▶ [Required action]:
In your answer, every line of the records should be written out exactly.
*** Opening Material for the task ***
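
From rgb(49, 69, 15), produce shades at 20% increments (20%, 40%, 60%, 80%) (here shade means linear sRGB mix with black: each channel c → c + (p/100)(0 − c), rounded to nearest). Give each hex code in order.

20%: (49 − 9.8 = 39.2→39, 69 − 13.8 = 55.2→55, 15 − 3 = 12→12) → #27370C
40%: (49 − 19.6 = 29.4→29, 69 − 27.6 = 41.4→41, 15 − 6 = 9→9) → #1D2909
60%: (49 − 29.4 = 19.6→20, 69 − 41.4 = 27.6→28, 15 − 9 = 6→6) → #141C06
80%: (49 − 39.2 = 9.8→10, 69 − 55.2 = 13.8→14, 15 − 12 = 3→3) → #0A0E03

#27370C, #1D2909, #141C06, #0A0E03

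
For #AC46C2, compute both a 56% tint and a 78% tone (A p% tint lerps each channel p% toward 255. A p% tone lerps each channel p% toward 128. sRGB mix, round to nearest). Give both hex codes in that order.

#AC46C2 is rgb(172, 70, 194).
56% tint:
  R: 172 + 0.56×(255−172) = 172 + 46.48 = 218.48 → 218
  G: 70 + 0.56×(255−70) = 70 + 103.6 = 173.6 → 174
  B: 194 + 34.16 = 228.16 → 228
  → #DAAEE4
78% tone:
  R: 172 + 0.78×(128−172) = 172 − 34.32 = 137.68 → 138
  G: 70 + 45.24 = 115.24 → 115
  B: 194 − 51.48 = 142.52 → 143
  → #8A738F

#DAAEE4, #8A738F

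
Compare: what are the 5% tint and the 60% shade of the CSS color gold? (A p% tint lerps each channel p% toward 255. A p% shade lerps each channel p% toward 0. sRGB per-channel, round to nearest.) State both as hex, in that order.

#FFD90D, #665600

CSS gold is rgb(255, 215, 0).
5% tint:
  R: 255 + 0.05×(255−255) = 255 + 0 = 255 → 255
  G: 215 + 0.05×(255−215) = 215 + 2 = 217 → 217
  B: 0 + 0.05×(255−0) = 0 + 12.75 = 12.75 → 13
  → #FFD90D
60% shade:
  R: 255 + 0.6×(0−255) = 255 − 153 = 102 → 102
  G: 215 − 129 = 86 → 86
  B: 0 + 0.6×(0−0) = 0 + 0 = 0 → 0
  → #665600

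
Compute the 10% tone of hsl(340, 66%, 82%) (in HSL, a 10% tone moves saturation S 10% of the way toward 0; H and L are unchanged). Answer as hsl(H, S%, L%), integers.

hsl(340, 59%, 82%)

S moves 10% from 66 toward 0: 66 − 6.6 = 59.4 → 59.
H and L are unchanged.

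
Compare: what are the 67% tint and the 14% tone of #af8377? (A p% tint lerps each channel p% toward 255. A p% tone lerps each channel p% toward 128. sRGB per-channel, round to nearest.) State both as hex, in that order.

#af8377 is rgb(175, 131, 119).
67% tint:
  R: 175 + 53.6 = 228.6 → 229
  G: 131 + 83.08 = 214.08 → 214
  B: 119 + 0.67×(255−119) = 119 + 91.12 = 210.12 → 210
  → #e5d6d2
14% tone:
  R: 175 + 0.14×(128−175) = 175 − 6.58 = 168.42 → 168
  G: 131 + 0.14×(128−131) = 131 − 0.42 = 130.58 → 131
  B: 119 + 0.14×(128−119) = 119 + 1.26 = 120.26 → 120
  → #a88378

#e5d6d2, #a88378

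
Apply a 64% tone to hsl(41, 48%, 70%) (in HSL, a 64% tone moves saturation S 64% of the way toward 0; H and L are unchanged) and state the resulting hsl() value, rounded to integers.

hsl(41, 17%, 70%)

S moves 64% from 48 toward 0: 48 − 30.72 = 17.28 → 17.
H and L are unchanged.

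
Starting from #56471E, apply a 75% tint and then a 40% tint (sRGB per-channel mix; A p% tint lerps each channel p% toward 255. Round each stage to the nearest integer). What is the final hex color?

#56471E is rgb(86, 71, 30).
Lerp each channel 75% toward 255:
  R: 86 + 0.75×(255−86) = 86 + 126.75 = 212.75 → 213
  G: 71 + 138 = 209 → 209
  B: 30 + 168.75 = 198.75 → 199
After the tint: rgb(213, 209, 199) = #D5D1C7.
Per channel, c → c + 0.4(255 − c):
  R: 213 + 0.4×(255−213) = 213 + 16.8 = 229.8 → 230
  G: 209 + 0.4×(255−209) = 209 + 18.4 = 227.4 → 227
  B: 199 + 0.4×(255−199) = 199 + 22.4 = 221.4 → 221
rgb(230, 227, 221) = #E6E3DD.

#E6E3DD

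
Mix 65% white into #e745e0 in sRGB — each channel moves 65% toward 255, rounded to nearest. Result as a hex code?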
*** Closing Material for the task ***
▶ [Reply]:
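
From rgb(49, 69, 15), produce shades at 20% increments (20%, 40%, 60%, 80%) (here shade means linear sRGB mix with black: each channel c → c + (p/100)(0 − c), rounded to nearest). Give each hex code in order.

20%: (49 − 9.8 = 39.2→39, 69 − 13.8 = 55.2→55, 15 − 3 = 12→12) → #27370C
40%: (49 − 19.6 = 29.4→29, 69 − 27.6 = 41.4→41, 15 − 6 = 9→9) → #1D2909
60%: (49 − 29.4 = 19.6→20, 69 − 41.4 = 27.6→28, 15 − 9 = 6→6) → #141C06
80%: (49 − 39.2 = 9.8→10, 69 − 55.2 = 13.8→14, 15 − 12 = 3→3) → #0A0E03

#27370C, #1D2909, #141C06, #0A0E03

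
For #AC46C2, compute both a 56% tint and a 78% tone (A p% tint lerps each channel p% toward 255. A p% tone lerps each channel p% toward 128. sRGB mix, round to nearest). Give both hex codes in that order.

#AC46C2 is rgb(172, 70, 194).
56% tint:
  R: 172 + 0.56×(255−172) = 172 + 46.48 = 218.48 → 218
  G: 70 + 0.56×(255−70) = 70 + 103.6 = 173.6 → 174
  B: 194 + 34.16 = 228.16 → 228
  → #DAAEE4
78% tone:
  R: 172 + 0.78×(128−172) = 172 − 34.32 = 137.68 → 138
  G: 70 + 45.24 = 115.24 → 115
  B: 194 − 51.48 = 142.52 → 143
  → #8A738F

#DAAEE4, #8A738F

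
Compare: what are the 5% tint and the 60% shade of the CSS color gold? (A p% tint lerps each channel p% toward 255. A p% shade lerps each channel p% toward 0. sRGB per-channel, round to nearest.) State both as hex, in that order.

#FFD90D, #665600

CSS gold is rgb(255, 215, 0).
5% tint:
  R: 255 + 0.05×(255−255) = 255 + 0 = 255 → 255
  G: 215 + 0.05×(255−215) = 215 + 2 = 217 → 217
  B: 0 + 0.05×(255−0) = 0 + 12.75 = 12.75 → 13
  → #FFD90D
60% shade:
  R: 255 + 0.6×(0−255) = 255 − 153 = 102 → 102
  G: 215 − 129 = 86 → 86
  B: 0 + 0.6×(0−0) = 0 + 0 = 0 → 0
  → #665600

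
Compute the 10% tone of hsl(340, 66%, 82%) (in HSL, a 10% tone moves saturation S 10% of the way toward 0; H and L are unchanged). Answer as hsl(H, S%, L%), integers.

hsl(340, 59%, 82%)

S moves 10% from 66 toward 0: 66 − 6.6 = 59.4 → 59.
H and L are unchanged.

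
Compare: what are the 67% tint and the 14% tone of #af8377? (A p% tint lerps each channel p% toward 255. A p% tone lerps each channel p% toward 128. sRGB per-channel, round to nearest.) State both as hex, in that order.

#af8377 is rgb(175, 131, 119).
67% tint:
  R: 175 + 53.6 = 228.6 → 229
  G: 131 + 83.08 = 214.08 → 214
  B: 119 + 0.67×(255−119) = 119 + 91.12 = 210.12 → 210
  → #e5d6d2
14% tone:
  R: 175 + 0.14×(128−175) = 175 − 6.58 = 168.42 → 168
  G: 131 + 0.14×(128−131) = 131 − 0.42 = 130.58 → 131
  B: 119 + 0.14×(128−119) = 119 + 1.26 = 120.26 → 120
  → #a88378

#e5d6d2, #a88378

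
Apply a 64% tone to hsl(41, 48%, 70%) (in HSL, a 64% tone moves saturation S 64% of the way toward 0; H and L are unchanged) and state the resulting hsl() value, rounded to integers.

hsl(41, 17%, 70%)

S moves 64% from 48 toward 0: 48 − 30.72 = 17.28 → 17.
H and L are unchanged.

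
Starting from #56471E, apply a 75% tint and then a 40% tint (sRGB per-channel mix; A p% tint lerps each channel p% toward 255. Round each stage to the nearest integer). What is the final hex color?

#56471E is rgb(86, 71, 30).
Lerp each channel 75% toward 255:
  R: 86 + 0.75×(255−86) = 86 + 126.75 = 212.75 → 213
  G: 71 + 138 = 209 → 209
  B: 30 + 168.75 = 198.75 → 199
After the tint: rgb(213, 209, 199) = #D5D1C7.
Per channel, c → c + 0.4(255 − c):
  R: 213 + 0.4×(255−213) = 213 + 16.8 = 229.8 → 230
  G: 209 + 0.4×(255−209) = 209 + 18.4 = 227.4 → 227
  B: 199 + 0.4×(255−199) = 199 + 22.4 = 221.4 → 221
rgb(230, 227, 221) = #E6E3DD.

#E6E3DD

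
Mix 65% white into #e745e0 in sRGB — each channel moves 65% toward 255, rounded to nearest. Result as a hex code?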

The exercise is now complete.